-- Given data follows --

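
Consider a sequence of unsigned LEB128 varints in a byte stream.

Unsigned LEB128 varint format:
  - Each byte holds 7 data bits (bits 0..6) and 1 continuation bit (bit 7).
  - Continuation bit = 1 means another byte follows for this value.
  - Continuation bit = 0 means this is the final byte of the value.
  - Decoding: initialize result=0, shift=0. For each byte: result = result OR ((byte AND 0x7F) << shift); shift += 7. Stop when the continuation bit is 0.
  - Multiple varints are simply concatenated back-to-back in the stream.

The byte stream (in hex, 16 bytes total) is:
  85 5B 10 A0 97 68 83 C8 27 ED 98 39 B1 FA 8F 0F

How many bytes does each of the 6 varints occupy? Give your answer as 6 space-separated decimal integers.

  byte[0]=0x85 cont=1 payload=0x05=5: acc |= 5<<0 -> acc=5 shift=7
  byte[1]=0x5B cont=0 payload=0x5B=91: acc |= 91<<7 -> acc=11653 shift=14 [end]
Varint 1: bytes[0:2] = 85 5B -> value 11653 (2 byte(s))
  byte[2]=0x10 cont=0 payload=0x10=16: acc |= 16<<0 -> acc=16 shift=7 [end]
Varint 2: bytes[2:3] = 10 -> value 16 (1 byte(s))
  byte[3]=0xA0 cont=1 payload=0x20=32: acc |= 32<<0 -> acc=32 shift=7
  byte[4]=0x97 cont=1 payload=0x17=23: acc |= 23<<7 -> acc=2976 shift=14
  byte[5]=0x68 cont=0 payload=0x68=104: acc |= 104<<14 -> acc=1706912 shift=21 [end]
Varint 3: bytes[3:6] = A0 97 68 -> value 1706912 (3 byte(s))
  byte[6]=0x83 cont=1 payload=0x03=3: acc |= 3<<0 -> acc=3 shift=7
  byte[7]=0xC8 cont=1 payload=0x48=72: acc |= 72<<7 -> acc=9219 shift=14
  byte[8]=0x27 cont=0 payload=0x27=39: acc |= 39<<14 -> acc=648195 shift=21 [end]
Varint 4: bytes[6:9] = 83 C8 27 -> value 648195 (3 byte(s))
  byte[9]=0xED cont=1 payload=0x6D=109: acc |= 109<<0 -> acc=109 shift=7
  byte[10]=0x98 cont=1 payload=0x18=24: acc |= 24<<7 -> acc=3181 shift=14
  byte[11]=0x39 cont=0 payload=0x39=57: acc |= 57<<14 -> acc=937069 shift=21 [end]
Varint 5: bytes[9:12] = ED 98 39 -> value 937069 (3 byte(s))
  byte[12]=0xB1 cont=1 payload=0x31=49: acc |= 49<<0 -> acc=49 shift=7
  byte[13]=0xFA cont=1 payload=0x7A=122: acc |= 122<<7 -> acc=15665 shift=14
  byte[14]=0x8F cont=1 payload=0x0F=15: acc |= 15<<14 -> acc=261425 shift=21
  byte[15]=0x0F cont=0 payload=0x0F=15: acc |= 15<<21 -> acc=31718705 shift=28 [end]
Varint 6: bytes[12:16] = B1 FA 8F 0F -> value 31718705 (4 byte(s))

Answer: 2 1 3 3 3 4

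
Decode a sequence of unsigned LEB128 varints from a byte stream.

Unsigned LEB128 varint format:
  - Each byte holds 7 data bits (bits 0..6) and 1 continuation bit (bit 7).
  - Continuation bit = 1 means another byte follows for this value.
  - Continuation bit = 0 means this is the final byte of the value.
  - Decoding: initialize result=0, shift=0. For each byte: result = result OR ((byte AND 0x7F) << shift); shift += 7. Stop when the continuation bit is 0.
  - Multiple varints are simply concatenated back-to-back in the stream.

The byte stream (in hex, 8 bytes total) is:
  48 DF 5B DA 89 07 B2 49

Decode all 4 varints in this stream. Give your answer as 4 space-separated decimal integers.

Answer: 72 11743 115930 9394

Derivation:
  byte[0]=0x48 cont=0 payload=0x48=72: acc |= 72<<0 -> acc=72 shift=7 [end]
Varint 1: bytes[0:1] = 48 -> value 72 (1 byte(s))
  byte[1]=0xDF cont=1 payload=0x5F=95: acc |= 95<<0 -> acc=95 shift=7
  byte[2]=0x5B cont=0 payload=0x5B=91: acc |= 91<<7 -> acc=11743 shift=14 [end]
Varint 2: bytes[1:3] = DF 5B -> value 11743 (2 byte(s))
  byte[3]=0xDA cont=1 payload=0x5A=90: acc |= 90<<0 -> acc=90 shift=7
  byte[4]=0x89 cont=1 payload=0x09=9: acc |= 9<<7 -> acc=1242 shift=14
  byte[5]=0x07 cont=0 payload=0x07=7: acc |= 7<<14 -> acc=115930 shift=21 [end]
Varint 3: bytes[3:6] = DA 89 07 -> value 115930 (3 byte(s))
  byte[6]=0xB2 cont=1 payload=0x32=50: acc |= 50<<0 -> acc=50 shift=7
  byte[7]=0x49 cont=0 payload=0x49=73: acc |= 73<<7 -> acc=9394 shift=14 [end]
Varint 4: bytes[6:8] = B2 49 -> value 9394 (2 byte(s))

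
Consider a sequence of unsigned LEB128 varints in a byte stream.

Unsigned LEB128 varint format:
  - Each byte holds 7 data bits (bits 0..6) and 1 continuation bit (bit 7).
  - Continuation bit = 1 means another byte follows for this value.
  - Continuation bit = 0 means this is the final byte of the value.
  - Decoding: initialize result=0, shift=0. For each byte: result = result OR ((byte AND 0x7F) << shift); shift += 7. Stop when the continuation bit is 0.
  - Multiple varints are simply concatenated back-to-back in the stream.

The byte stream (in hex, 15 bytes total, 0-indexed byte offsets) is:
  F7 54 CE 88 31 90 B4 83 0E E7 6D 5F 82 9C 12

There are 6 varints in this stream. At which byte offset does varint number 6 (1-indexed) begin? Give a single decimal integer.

Answer: 12

Derivation:
  byte[0]=0xF7 cont=1 payload=0x77=119: acc |= 119<<0 -> acc=119 shift=7
  byte[1]=0x54 cont=0 payload=0x54=84: acc |= 84<<7 -> acc=10871 shift=14 [end]
Varint 1: bytes[0:2] = F7 54 -> value 10871 (2 byte(s))
  byte[2]=0xCE cont=1 payload=0x4E=78: acc |= 78<<0 -> acc=78 shift=7
  byte[3]=0x88 cont=1 payload=0x08=8: acc |= 8<<7 -> acc=1102 shift=14
  byte[4]=0x31 cont=0 payload=0x31=49: acc |= 49<<14 -> acc=803918 shift=21 [end]
Varint 2: bytes[2:5] = CE 88 31 -> value 803918 (3 byte(s))
  byte[5]=0x90 cont=1 payload=0x10=16: acc |= 16<<0 -> acc=16 shift=7
  byte[6]=0xB4 cont=1 payload=0x34=52: acc |= 52<<7 -> acc=6672 shift=14
  byte[7]=0x83 cont=1 payload=0x03=3: acc |= 3<<14 -> acc=55824 shift=21
  byte[8]=0x0E cont=0 payload=0x0E=14: acc |= 14<<21 -> acc=29415952 shift=28 [end]
Varint 3: bytes[5:9] = 90 B4 83 0E -> value 29415952 (4 byte(s))
  byte[9]=0xE7 cont=1 payload=0x67=103: acc |= 103<<0 -> acc=103 shift=7
  byte[10]=0x6D cont=0 payload=0x6D=109: acc |= 109<<7 -> acc=14055 shift=14 [end]
Varint 4: bytes[9:11] = E7 6D -> value 14055 (2 byte(s))
  byte[11]=0x5F cont=0 payload=0x5F=95: acc |= 95<<0 -> acc=95 shift=7 [end]
Varint 5: bytes[11:12] = 5F -> value 95 (1 byte(s))
  byte[12]=0x82 cont=1 payload=0x02=2: acc |= 2<<0 -> acc=2 shift=7
  byte[13]=0x9C cont=1 payload=0x1C=28: acc |= 28<<7 -> acc=3586 shift=14
  byte[14]=0x12 cont=0 payload=0x12=18: acc |= 18<<14 -> acc=298498 shift=21 [end]
Varint 6: bytes[12:15] = 82 9C 12 -> value 298498 (3 byte(s))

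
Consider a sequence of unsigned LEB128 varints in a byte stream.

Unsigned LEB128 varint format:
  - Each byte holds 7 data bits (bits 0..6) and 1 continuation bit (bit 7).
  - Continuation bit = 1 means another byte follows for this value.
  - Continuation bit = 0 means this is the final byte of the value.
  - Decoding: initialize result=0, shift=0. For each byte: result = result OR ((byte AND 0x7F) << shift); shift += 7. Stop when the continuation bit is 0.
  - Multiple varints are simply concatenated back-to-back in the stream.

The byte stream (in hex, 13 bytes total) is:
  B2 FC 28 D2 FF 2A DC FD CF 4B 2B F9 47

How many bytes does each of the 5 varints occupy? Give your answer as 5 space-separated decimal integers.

Answer: 3 3 4 1 2

Derivation:
  byte[0]=0xB2 cont=1 payload=0x32=50: acc |= 50<<0 -> acc=50 shift=7
  byte[1]=0xFC cont=1 payload=0x7C=124: acc |= 124<<7 -> acc=15922 shift=14
  byte[2]=0x28 cont=0 payload=0x28=40: acc |= 40<<14 -> acc=671282 shift=21 [end]
Varint 1: bytes[0:3] = B2 FC 28 -> value 671282 (3 byte(s))
  byte[3]=0xD2 cont=1 payload=0x52=82: acc |= 82<<0 -> acc=82 shift=7
  byte[4]=0xFF cont=1 payload=0x7F=127: acc |= 127<<7 -> acc=16338 shift=14
  byte[5]=0x2A cont=0 payload=0x2A=42: acc |= 42<<14 -> acc=704466 shift=21 [end]
Varint 2: bytes[3:6] = D2 FF 2A -> value 704466 (3 byte(s))
  byte[6]=0xDC cont=1 payload=0x5C=92: acc |= 92<<0 -> acc=92 shift=7
  byte[7]=0xFD cont=1 payload=0x7D=125: acc |= 125<<7 -> acc=16092 shift=14
  byte[8]=0xCF cont=1 payload=0x4F=79: acc |= 79<<14 -> acc=1310428 shift=21
  byte[9]=0x4B cont=0 payload=0x4B=75: acc |= 75<<21 -> acc=158596828 shift=28 [end]
Varint 3: bytes[6:10] = DC FD CF 4B -> value 158596828 (4 byte(s))
  byte[10]=0x2B cont=0 payload=0x2B=43: acc |= 43<<0 -> acc=43 shift=7 [end]
Varint 4: bytes[10:11] = 2B -> value 43 (1 byte(s))
  byte[11]=0xF9 cont=1 payload=0x79=121: acc |= 121<<0 -> acc=121 shift=7
  byte[12]=0x47 cont=0 payload=0x47=71: acc |= 71<<7 -> acc=9209 shift=14 [end]
Varint 5: bytes[11:13] = F9 47 -> value 9209 (2 byte(s))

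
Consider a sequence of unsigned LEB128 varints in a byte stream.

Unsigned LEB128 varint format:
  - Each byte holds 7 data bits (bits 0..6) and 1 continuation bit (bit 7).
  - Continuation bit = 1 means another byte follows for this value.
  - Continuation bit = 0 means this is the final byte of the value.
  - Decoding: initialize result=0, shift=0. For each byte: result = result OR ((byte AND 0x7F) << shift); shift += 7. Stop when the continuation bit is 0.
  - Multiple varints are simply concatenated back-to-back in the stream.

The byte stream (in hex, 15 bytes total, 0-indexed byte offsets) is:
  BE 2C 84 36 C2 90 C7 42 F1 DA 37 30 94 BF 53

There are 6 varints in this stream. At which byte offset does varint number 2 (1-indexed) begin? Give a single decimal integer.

Answer: 2

Derivation:
  byte[0]=0xBE cont=1 payload=0x3E=62: acc |= 62<<0 -> acc=62 shift=7
  byte[1]=0x2C cont=0 payload=0x2C=44: acc |= 44<<7 -> acc=5694 shift=14 [end]
Varint 1: bytes[0:2] = BE 2C -> value 5694 (2 byte(s))
  byte[2]=0x84 cont=1 payload=0x04=4: acc |= 4<<0 -> acc=4 shift=7
  byte[3]=0x36 cont=0 payload=0x36=54: acc |= 54<<7 -> acc=6916 shift=14 [end]
Varint 2: bytes[2:4] = 84 36 -> value 6916 (2 byte(s))
  byte[4]=0xC2 cont=1 payload=0x42=66: acc |= 66<<0 -> acc=66 shift=7
  byte[5]=0x90 cont=1 payload=0x10=16: acc |= 16<<7 -> acc=2114 shift=14
  byte[6]=0xC7 cont=1 payload=0x47=71: acc |= 71<<14 -> acc=1165378 shift=21
  byte[7]=0x42 cont=0 payload=0x42=66: acc |= 66<<21 -> acc=139577410 shift=28 [end]
Varint 3: bytes[4:8] = C2 90 C7 42 -> value 139577410 (4 byte(s))
  byte[8]=0xF1 cont=1 payload=0x71=113: acc |= 113<<0 -> acc=113 shift=7
  byte[9]=0xDA cont=1 payload=0x5A=90: acc |= 90<<7 -> acc=11633 shift=14
  byte[10]=0x37 cont=0 payload=0x37=55: acc |= 55<<14 -> acc=912753 shift=21 [end]
Varint 4: bytes[8:11] = F1 DA 37 -> value 912753 (3 byte(s))
  byte[11]=0x30 cont=0 payload=0x30=48: acc |= 48<<0 -> acc=48 shift=7 [end]
Varint 5: bytes[11:12] = 30 -> value 48 (1 byte(s))
  byte[12]=0x94 cont=1 payload=0x14=20: acc |= 20<<0 -> acc=20 shift=7
  byte[13]=0xBF cont=1 payload=0x3F=63: acc |= 63<<7 -> acc=8084 shift=14
  byte[14]=0x53 cont=0 payload=0x53=83: acc |= 83<<14 -> acc=1367956 shift=21 [end]
Varint 6: bytes[12:15] = 94 BF 53 -> value 1367956 (3 byte(s))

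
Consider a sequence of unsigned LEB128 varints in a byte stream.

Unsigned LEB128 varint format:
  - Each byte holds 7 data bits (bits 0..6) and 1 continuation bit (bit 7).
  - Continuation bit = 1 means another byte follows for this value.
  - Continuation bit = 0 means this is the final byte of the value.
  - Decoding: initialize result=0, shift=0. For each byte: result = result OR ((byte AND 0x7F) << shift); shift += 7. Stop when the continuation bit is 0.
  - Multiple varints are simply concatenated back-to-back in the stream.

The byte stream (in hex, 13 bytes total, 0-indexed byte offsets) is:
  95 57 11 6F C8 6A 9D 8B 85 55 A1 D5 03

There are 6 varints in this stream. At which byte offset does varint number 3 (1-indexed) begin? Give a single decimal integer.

  byte[0]=0x95 cont=1 payload=0x15=21: acc |= 21<<0 -> acc=21 shift=7
  byte[1]=0x57 cont=0 payload=0x57=87: acc |= 87<<7 -> acc=11157 shift=14 [end]
Varint 1: bytes[0:2] = 95 57 -> value 11157 (2 byte(s))
  byte[2]=0x11 cont=0 payload=0x11=17: acc |= 17<<0 -> acc=17 shift=7 [end]
Varint 2: bytes[2:3] = 11 -> value 17 (1 byte(s))
  byte[3]=0x6F cont=0 payload=0x6F=111: acc |= 111<<0 -> acc=111 shift=7 [end]
Varint 3: bytes[3:4] = 6F -> value 111 (1 byte(s))
  byte[4]=0xC8 cont=1 payload=0x48=72: acc |= 72<<0 -> acc=72 shift=7
  byte[5]=0x6A cont=0 payload=0x6A=106: acc |= 106<<7 -> acc=13640 shift=14 [end]
Varint 4: bytes[4:6] = C8 6A -> value 13640 (2 byte(s))
  byte[6]=0x9D cont=1 payload=0x1D=29: acc |= 29<<0 -> acc=29 shift=7
  byte[7]=0x8B cont=1 payload=0x0B=11: acc |= 11<<7 -> acc=1437 shift=14
  byte[8]=0x85 cont=1 payload=0x05=5: acc |= 5<<14 -> acc=83357 shift=21
  byte[9]=0x55 cont=0 payload=0x55=85: acc |= 85<<21 -> acc=178341277 shift=28 [end]
Varint 5: bytes[6:10] = 9D 8B 85 55 -> value 178341277 (4 byte(s))
  byte[10]=0xA1 cont=1 payload=0x21=33: acc |= 33<<0 -> acc=33 shift=7
  byte[11]=0xD5 cont=1 payload=0x55=85: acc |= 85<<7 -> acc=10913 shift=14
  byte[12]=0x03 cont=0 payload=0x03=3: acc |= 3<<14 -> acc=60065 shift=21 [end]
Varint 6: bytes[10:13] = A1 D5 03 -> value 60065 (3 byte(s))

Answer: 3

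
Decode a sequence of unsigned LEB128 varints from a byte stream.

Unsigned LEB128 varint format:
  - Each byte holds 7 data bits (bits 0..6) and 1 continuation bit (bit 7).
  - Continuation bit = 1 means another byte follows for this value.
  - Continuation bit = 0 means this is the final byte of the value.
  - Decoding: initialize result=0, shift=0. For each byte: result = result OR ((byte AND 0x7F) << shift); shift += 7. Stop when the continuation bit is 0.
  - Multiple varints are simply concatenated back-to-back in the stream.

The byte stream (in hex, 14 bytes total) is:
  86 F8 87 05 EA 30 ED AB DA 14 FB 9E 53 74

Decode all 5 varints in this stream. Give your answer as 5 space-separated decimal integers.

  byte[0]=0x86 cont=1 payload=0x06=6: acc |= 6<<0 -> acc=6 shift=7
  byte[1]=0xF8 cont=1 payload=0x78=120: acc |= 120<<7 -> acc=15366 shift=14
  byte[2]=0x87 cont=1 payload=0x07=7: acc |= 7<<14 -> acc=130054 shift=21
  byte[3]=0x05 cont=0 payload=0x05=5: acc |= 5<<21 -> acc=10615814 shift=28 [end]
Varint 1: bytes[0:4] = 86 F8 87 05 -> value 10615814 (4 byte(s))
  byte[4]=0xEA cont=1 payload=0x6A=106: acc |= 106<<0 -> acc=106 shift=7
  byte[5]=0x30 cont=0 payload=0x30=48: acc |= 48<<7 -> acc=6250 shift=14 [end]
Varint 2: bytes[4:6] = EA 30 -> value 6250 (2 byte(s))
  byte[6]=0xED cont=1 payload=0x6D=109: acc |= 109<<0 -> acc=109 shift=7
  byte[7]=0xAB cont=1 payload=0x2B=43: acc |= 43<<7 -> acc=5613 shift=14
  byte[8]=0xDA cont=1 payload=0x5A=90: acc |= 90<<14 -> acc=1480173 shift=21
  byte[9]=0x14 cont=0 payload=0x14=20: acc |= 20<<21 -> acc=43423213 shift=28 [end]
Varint 3: bytes[6:10] = ED AB DA 14 -> value 43423213 (4 byte(s))
  byte[10]=0xFB cont=1 payload=0x7B=123: acc |= 123<<0 -> acc=123 shift=7
  byte[11]=0x9E cont=1 payload=0x1E=30: acc |= 30<<7 -> acc=3963 shift=14
  byte[12]=0x53 cont=0 payload=0x53=83: acc |= 83<<14 -> acc=1363835 shift=21 [end]
Varint 4: bytes[10:13] = FB 9E 53 -> value 1363835 (3 byte(s))
  byte[13]=0x74 cont=0 payload=0x74=116: acc |= 116<<0 -> acc=116 shift=7 [end]
Varint 5: bytes[13:14] = 74 -> value 116 (1 byte(s))

Answer: 10615814 6250 43423213 1363835 116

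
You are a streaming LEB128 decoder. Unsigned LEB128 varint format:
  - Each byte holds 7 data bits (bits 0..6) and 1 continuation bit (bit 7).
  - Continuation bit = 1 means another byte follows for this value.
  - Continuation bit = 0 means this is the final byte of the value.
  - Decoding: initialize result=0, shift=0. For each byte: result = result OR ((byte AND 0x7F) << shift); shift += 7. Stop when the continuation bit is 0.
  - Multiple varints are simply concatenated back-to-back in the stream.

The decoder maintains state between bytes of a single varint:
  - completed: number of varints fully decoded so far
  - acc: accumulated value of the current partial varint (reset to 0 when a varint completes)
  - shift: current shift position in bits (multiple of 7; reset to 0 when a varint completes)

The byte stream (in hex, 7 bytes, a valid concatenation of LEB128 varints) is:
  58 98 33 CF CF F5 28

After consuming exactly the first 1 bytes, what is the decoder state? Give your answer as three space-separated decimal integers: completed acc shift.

Answer: 1 0 0

Derivation:
byte[0]=0x58 cont=0 payload=0x58: varint #1 complete (value=88); reset -> completed=1 acc=0 shift=0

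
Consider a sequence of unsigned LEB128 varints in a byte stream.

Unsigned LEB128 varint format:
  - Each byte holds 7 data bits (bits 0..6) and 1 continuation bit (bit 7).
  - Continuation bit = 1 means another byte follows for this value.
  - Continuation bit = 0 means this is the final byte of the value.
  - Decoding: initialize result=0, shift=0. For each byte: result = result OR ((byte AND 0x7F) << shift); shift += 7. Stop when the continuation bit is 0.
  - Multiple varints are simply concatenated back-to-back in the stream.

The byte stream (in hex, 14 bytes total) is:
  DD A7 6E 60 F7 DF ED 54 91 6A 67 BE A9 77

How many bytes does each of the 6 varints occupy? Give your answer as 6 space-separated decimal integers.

  byte[0]=0xDD cont=1 payload=0x5D=93: acc |= 93<<0 -> acc=93 shift=7
  byte[1]=0xA7 cont=1 payload=0x27=39: acc |= 39<<7 -> acc=5085 shift=14
  byte[2]=0x6E cont=0 payload=0x6E=110: acc |= 110<<14 -> acc=1807325 shift=21 [end]
Varint 1: bytes[0:3] = DD A7 6E -> value 1807325 (3 byte(s))
  byte[3]=0x60 cont=0 payload=0x60=96: acc |= 96<<0 -> acc=96 shift=7 [end]
Varint 2: bytes[3:4] = 60 -> value 96 (1 byte(s))
  byte[4]=0xF7 cont=1 payload=0x77=119: acc |= 119<<0 -> acc=119 shift=7
  byte[5]=0xDF cont=1 payload=0x5F=95: acc |= 95<<7 -> acc=12279 shift=14
  byte[6]=0xED cont=1 payload=0x6D=109: acc |= 109<<14 -> acc=1798135 shift=21
  byte[7]=0x54 cont=0 payload=0x54=84: acc |= 84<<21 -> acc=177958903 shift=28 [end]
Varint 3: bytes[4:8] = F7 DF ED 54 -> value 177958903 (4 byte(s))
  byte[8]=0x91 cont=1 payload=0x11=17: acc |= 17<<0 -> acc=17 shift=7
  byte[9]=0x6A cont=0 payload=0x6A=106: acc |= 106<<7 -> acc=13585 shift=14 [end]
Varint 4: bytes[8:10] = 91 6A -> value 13585 (2 byte(s))
  byte[10]=0x67 cont=0 payload=0x67=103: acc |= 103<<0 -> acc=103 shift=7 [end]
Varint 5: bytes[10:11] = 67 -> value 103 (1 byte(s))
  byte[11]=0xBE cont=1 payload=0x3E=62: acc |= 62<<0 -> acc=62 shift=7
  byte[12]=0xA9 cont=1 payload=0x29=41: acc |= 41<<7 -> acc=5310 shift=14
  byte[13]=0x77 cont=0 payload=0x77=119: acc |= 119<<14 -> acc=1955006 shift=21 [end]
Varint 6: bytes[11:14] = BE A9 77 -> value 1955006 (3 byte(s))

Answer: 3 1 4 2 1 3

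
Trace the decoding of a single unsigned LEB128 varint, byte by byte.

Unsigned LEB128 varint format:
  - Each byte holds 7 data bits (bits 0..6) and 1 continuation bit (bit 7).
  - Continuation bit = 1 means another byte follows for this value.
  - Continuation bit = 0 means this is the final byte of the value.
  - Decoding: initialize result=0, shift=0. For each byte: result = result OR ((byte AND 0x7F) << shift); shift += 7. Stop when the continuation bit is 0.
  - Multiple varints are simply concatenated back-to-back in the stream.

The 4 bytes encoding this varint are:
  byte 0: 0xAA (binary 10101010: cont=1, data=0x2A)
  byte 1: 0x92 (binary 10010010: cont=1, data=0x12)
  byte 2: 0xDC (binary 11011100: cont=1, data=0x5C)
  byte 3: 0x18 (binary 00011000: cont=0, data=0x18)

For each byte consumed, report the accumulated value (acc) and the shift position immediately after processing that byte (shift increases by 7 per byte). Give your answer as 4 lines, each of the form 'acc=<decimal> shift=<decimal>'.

Answer: acc=42 shift=7
acc=2346 shift=14
acc=1509674 shift=21
acc=51841322 shift=28

Derivation:
byte 0=0xAA: payload=0x2A=42, contrib = 42<<0 = 42; acc -> 42, shift -> 7
byte 1=0x92: payload=0x12=18, contrib = 18<<7 = 2304; acc -> 2346, shift -> 14
byte 2=0xDC: payload=0x5C=92, contrib = 92<<14 = 1507328; acc -> 1509674, shift -> 21
byte 3=0x18: payload=0x18=24, contrib = 24<<21 = 50331648; acc -> 51841322, shift -> 28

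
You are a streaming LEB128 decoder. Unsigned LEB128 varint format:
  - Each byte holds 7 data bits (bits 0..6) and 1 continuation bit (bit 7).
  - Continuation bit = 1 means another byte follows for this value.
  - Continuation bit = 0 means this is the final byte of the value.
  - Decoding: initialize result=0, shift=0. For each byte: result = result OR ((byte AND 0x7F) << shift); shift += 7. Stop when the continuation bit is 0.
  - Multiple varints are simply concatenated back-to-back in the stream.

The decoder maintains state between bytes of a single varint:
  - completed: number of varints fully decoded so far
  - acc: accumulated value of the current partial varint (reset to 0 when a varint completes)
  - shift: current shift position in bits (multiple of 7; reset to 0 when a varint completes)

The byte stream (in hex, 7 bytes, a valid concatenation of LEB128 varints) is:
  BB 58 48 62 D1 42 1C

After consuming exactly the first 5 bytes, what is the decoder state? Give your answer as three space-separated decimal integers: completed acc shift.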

-- Given data concluded --

What this task involves
The lines of the data, from the first through the one containing "85 5B 10 A0", are to be transcribed exactly.

Completed task
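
Consider a sequence of unsigned LEB128 varints in a byte stream.

Unsigned LEB128 varint format:
  - Each byte holds 7 data bits (bits 0..6) and 1 continuation bit (bit 7).
  - Continuation bit = 1 means another byte follows for this value.
  - Continuation bit = 0 means this is the final byte of the value.
  - Decoding: initialize result=0, shift=0. For each byte: result = result OR ((byte AND 0x7F) << shift); shift += 7. Stop when the continuation bit is 0.
  - Multiple varints are simply concatenated back-to-back in the stream.

The byte stream (in hex, 16 bytes total) is:
  85 5B 10 A0 97 68 83 C8 27 ED 98 39 B1 FA 8F 0F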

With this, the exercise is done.